**EXERCISE REQUIREMENTS**
Produce a verbatim transcription of the records below, beginning at the line containing "- total rainfall over the period R = 3.1 mm" and ending at the final line; include only those lines.

********

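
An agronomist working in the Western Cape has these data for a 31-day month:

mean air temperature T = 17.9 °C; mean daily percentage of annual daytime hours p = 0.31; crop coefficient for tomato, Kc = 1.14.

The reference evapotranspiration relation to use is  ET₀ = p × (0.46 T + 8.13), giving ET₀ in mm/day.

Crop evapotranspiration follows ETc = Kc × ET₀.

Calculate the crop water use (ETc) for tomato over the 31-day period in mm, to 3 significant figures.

ET₀ = 0.31 × (0.46 × 17.9 + 8.13) = 0.31 × 16.364 = 5.0728 mm/d
ETc = Kc × ET₀ = 1.14 × 5.0728 = 5.7830 mm/d
Over 31 days: 5.7830 × 31 = 179.273 mm

179 mm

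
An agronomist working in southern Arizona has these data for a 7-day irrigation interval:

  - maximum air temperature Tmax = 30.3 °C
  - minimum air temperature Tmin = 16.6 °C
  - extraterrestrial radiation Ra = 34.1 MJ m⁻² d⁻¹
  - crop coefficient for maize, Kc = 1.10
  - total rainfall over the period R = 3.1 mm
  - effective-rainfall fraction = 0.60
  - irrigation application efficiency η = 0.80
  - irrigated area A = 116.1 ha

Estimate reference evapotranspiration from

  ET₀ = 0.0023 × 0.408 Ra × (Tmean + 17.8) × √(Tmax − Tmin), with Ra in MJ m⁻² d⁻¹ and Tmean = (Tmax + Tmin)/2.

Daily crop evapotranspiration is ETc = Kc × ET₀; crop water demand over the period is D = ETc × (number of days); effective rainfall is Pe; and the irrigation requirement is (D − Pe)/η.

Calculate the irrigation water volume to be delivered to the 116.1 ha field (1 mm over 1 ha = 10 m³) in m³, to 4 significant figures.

51900 m³

Tmean = (30.3 + 16.6)/2 = 23.45 °C
0.408 Ra = 0.408 × 34.1 = 13.9128 mm/d equivalent
ET₀ = 0.0023 × 13.9128 × (23.45 + 17.8) × √13.7 = 0.0023 × 13.9128 × 41.25 × 3.7014 = 4.8858 mm/d
ETc = Kc × ET₀ = 1.10 × 4.8858 = 5.3744 mm/d
Crop demand D = ETc × 7 d = 5.3744 × 7 = 37.621 mm
Pe = 0.60 × 3.1 = 1.860 mm
D − Pe = 37.621 − 1.860 = 35.761 mm
Gross irrigation = 35.761 / 0.80 = 44.701 mm
Volume = 44.701 mm × 116.1 ha × 10 = 51897.9 m³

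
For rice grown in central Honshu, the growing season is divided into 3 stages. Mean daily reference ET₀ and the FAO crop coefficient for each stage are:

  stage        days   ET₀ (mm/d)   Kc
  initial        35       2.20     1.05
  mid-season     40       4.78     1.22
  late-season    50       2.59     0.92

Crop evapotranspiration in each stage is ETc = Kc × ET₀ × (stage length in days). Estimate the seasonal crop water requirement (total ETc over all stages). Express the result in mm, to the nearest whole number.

initial: 1.05 × 2.20 × 35 = 80.85 mm
mid-season: 1.22 × 4.78 × 40 = 233.26 mm
late-season: 0.92 × 2.59 × 50 = 119.14 mm
Seasonal total = 433.25 mm

433 mm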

********

**OUTPUT FOR THIS TASK**
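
  - total rainfall over the period R = 3.1 mm
  - effective-rainfall fraction = 0.60
  - irrigation application efficiency η = 0.80
  - irrigated area A = 116.1 ha

Estimate reference evapotranspiration from

  ET₀ = 0.0023 × 0.408 Ra × (Tmean + 17.8) × √(Tmax − Tmin), with Ra in MJ m⁻² d⁻¹ and Tmean = (Tmax + Tmin)/2.

Daily crop evapotranspiration is ETc = Kc × ET₀; crop water demand over the period is D = ETc × (number of days); effective rainfall is Pe; and the irrigation requirement is (D − Pe)/η.

Calculate the irrigation water volume to be delivered to the 116.1 ha field (1 mm over 1 ha = 10 m³) in m³, to 4 significant figures.

51900 m³

Tmean = (30.3 + 16.6)/2 = 23.45 °C
0.408 Ra = 0.408 × 34.1 = 13.9128 mm/d equivalent
ET₀ = 0.0023 × 13.9128 × (23.45 + 17.8) × √13.7 = 0.0023 × 13.9128 × 41.25 × 3.7014 = 4.8858 mm/d
ETc = Kc × ET₀ = 1.10 × 4.8858 = 5.3744 mm/d
Crop demand D = ETc × 7 d = 5.3744 × 7 = 37.621 mm
Pe = 0.60 × 3.1 = 1.860 mm
D − Pe = 37.621 − 1.860 = 35.761 mm
Gross irrigation = 35.761 / 0.80 = 44.701 mm
Volume = 44.701 mm × 116.1 ha × 10 = 51897.9 m³

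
For rice grown in central Honshu, the growing season is divided into 3 stages. Mean daily reference ET₀ and the FAO crop coefficient for each stage are:

  stage        days   ET₀ (mm/d)   Kc
  initial        35       2.20     1.05
  mid-season     40       4.78     1.22
  late-season    50       2.59     0.92

Crop evapotranspiration in each stage is ETc = Kc × ET₀ × (stage length in days). Estimate the seasonal crop water requirement (total ETc over all stages). Express the result in mm, to the nearest whole number.

initial: 1.05 × 2.20 × 35 = 80.85 mm
mid-season: 1.22 × 4.78 × 40 = 233.26 mm
late-season: 0.92 × 2.59 × 50 = 119.14 mm
Seasonal total = 433.25 mm

433 mm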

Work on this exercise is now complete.